Print each entry verbatim.
──────── GIVEN DATA
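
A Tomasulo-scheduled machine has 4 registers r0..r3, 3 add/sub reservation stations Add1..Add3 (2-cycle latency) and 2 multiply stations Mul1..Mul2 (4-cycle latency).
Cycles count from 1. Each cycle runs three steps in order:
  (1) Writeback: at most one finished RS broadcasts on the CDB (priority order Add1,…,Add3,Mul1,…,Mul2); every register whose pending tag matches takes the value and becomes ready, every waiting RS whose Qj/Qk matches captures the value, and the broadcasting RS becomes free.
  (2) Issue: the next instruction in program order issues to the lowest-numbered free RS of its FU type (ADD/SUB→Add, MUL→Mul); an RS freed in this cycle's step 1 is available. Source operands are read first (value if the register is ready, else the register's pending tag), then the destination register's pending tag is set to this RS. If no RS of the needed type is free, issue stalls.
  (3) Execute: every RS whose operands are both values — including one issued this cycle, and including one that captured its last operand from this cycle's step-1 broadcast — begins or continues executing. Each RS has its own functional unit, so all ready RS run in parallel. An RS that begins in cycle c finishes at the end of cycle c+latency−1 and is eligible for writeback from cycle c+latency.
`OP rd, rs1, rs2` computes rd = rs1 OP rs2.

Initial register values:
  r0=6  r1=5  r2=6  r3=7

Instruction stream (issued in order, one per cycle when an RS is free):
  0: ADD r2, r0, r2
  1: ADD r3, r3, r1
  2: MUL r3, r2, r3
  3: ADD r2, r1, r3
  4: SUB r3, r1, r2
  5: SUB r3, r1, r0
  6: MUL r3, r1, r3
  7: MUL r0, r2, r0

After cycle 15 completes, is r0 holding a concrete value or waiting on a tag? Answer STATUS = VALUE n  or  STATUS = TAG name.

c1: issue ADD r2<-Add1 | r0:6,r1:5,r2:Add1,r3:7
c2: issue ADD r3<-Add2 | r0:6,r1:5,r2:Add1,r3:Add2
c3: CDB Add1=12; issue MUL r3<-Mul1 | r0:6,r1:5,r2:12,r3:Mul1
c4: CDB Add2=12; issue ADD r2<-Add1 | r0:6,r1:5,r2:Add1,r3:Mul1
c5: issue SUB r3<-Add2 | r0:6,r1:5,r2:Add1,r3:Add2
c6: issue SUB r3<-Add3 | r0:6,r1:5,r2:Add1,r3:Add3
c7: issue MUL r3<-Mul2 | r0:6,r1:5,r2:Add1,r3:Mul2
c8: CDB Add3=-1; stall | r0:6,r1:5,r2:Add1,r3:Mul2
c9: CDB Mul1=144; issue MUL r0<-Mul1 | r0:Mul1,r1:5,r2:Add1,r3:Mul2
c10: - | r0:Mul1,r1:5,r2:Add1,r3:Mul2
c11: CDB Add1=149 | r0:Mul1,r1:5,r2:149,r3:Mul2
c12: CDB Mul2=-5 | r0:Mul1,r1:5,r2:149,r3:-5
c13: CDB Add2=-144 | r0:Mul1,r1:5,r2:149,r3:-5
c14: - | r0:Mul1,r1:5,r2:149,r3:-5
c15: CDB Mul1=894 | r0:894,r1:5,r2:149,r3:-5

STATUS = VALUE 894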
────────────────
> [ANSWER AREA]
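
A Tomasulo-scheduled machine has 4 registers r0..r3, 3 add/sub reservation stations Add1..Add3 (2-cycle latency) and 2 multiply stations Mul1..Mul2 (4-cycle latency).
Cycles count from 1. Each cycle runs three steps in order:
  (1) Writeback: at most one finished RS broadcasts on the CDB (priority order Add1,…,Add3,Mul1,…,Mul2); every register whose pending tag matches takes the value and becomes ready, every waiting RS whose Qj/Qk matches captures the value, and the broadcasting RS becomes free.
  (2) Issue: the next instruction in program order issues to the lowest-numbered free RS of its FU type (ADD/SUB→Add, MUL→Mul); an RS freed in this cycle's step 1 is available. Source operands are read first (value if the register is ready, else the register's pending tag), then the destination register's pending tag is set to this RS. If no RS of the needed type is free, issue stalls.
  (3) Execute: every RS whose operands are both values — including one issued this cycle, and including one that captured its last operand from this cycle's step-1 broadcast — begins or continues executing. Each RS has its own functional unit, so all ready RS run in parallel. An RS that begins in cycle c finishes at the end of cycle c+latency−1 and is eligible for writeback from cycle c+latency.
`OP rd, rs1, rs2` computes rd = rs1 OP rs2.

Initial register values:
  r0=6  r1=5  r2=6  r3=7

Instruction stream (issued in order, one per cycle when an RS is free):
  0: ADD r2, r0, r2
  1: ADD r3, r3, r1
  2: MUL r3, r2, r3
  3: ADD r2, r1, r3
  4: SUB r3, r1, r2
  5: SUB r3, r1, r0
  6: MUL r3, r1, r3
  7: MUL r0, r2, r0

After cycle 15 completes, is r0 holding a concrete value or waiting on a tag? Answer STATUS = VALUE n  or  STATUS = TAG name.

c1: issue ADD r2<-Add1 | r0:6,r1:5,r2:Add1,r3:7
c2: issue ADD r3<-Add2 | r0:6,r1:5,r2:Add1,r3:Add2
c3: CDB Add1=12; issue MUL r3<-Mul1 | r0:6,r1:5,r2:12,r3:Mul1
c4: CDB Add2=12; issue ADD r2<-Add1 | r0:6,r1:5,r2:Add1,r3:Mul1
c5: issue SUB r3<-Add2 | r0:6,r1:5,r2:Add1,r3:Add2
c6: issue SUB r3<-Add3 | r0:6,r1:5,r2:Add1,r3:Add3
c7: issue MUL r3<-Mul2 | r0:6,r1:5,r2:Add1,r3:Mul2
c8: CDB Add3=-1; stall | r0:6,r1:5,r2:Add1,r3:Mul2
c9: CDB Mul1=144; issue MUL r0<-Mul1 | r0:Mul1,r1:5,r2:Add1,r3:Mul2
c10: - | r0:Mul1,r1:5,r2:Add1,r3:Mul2
c11: CDB Add1=149 | r0:Mul1,r1:5,r2:149,r3:Mul2
c12: CDB Mul2=-5 | r0:Mul1,r1:5,r2:149,r3:-5
c13: CDB Add2=-144 | r0:Mul1,r1:5,r2:149,r3:-5
c14: - | r0:Mul1,r1:5,r2:149,r3:-5
c15: CDB Mul1=894 | r0:894,r1:5,r2:149,r3:-5

STATUS = VALUE 894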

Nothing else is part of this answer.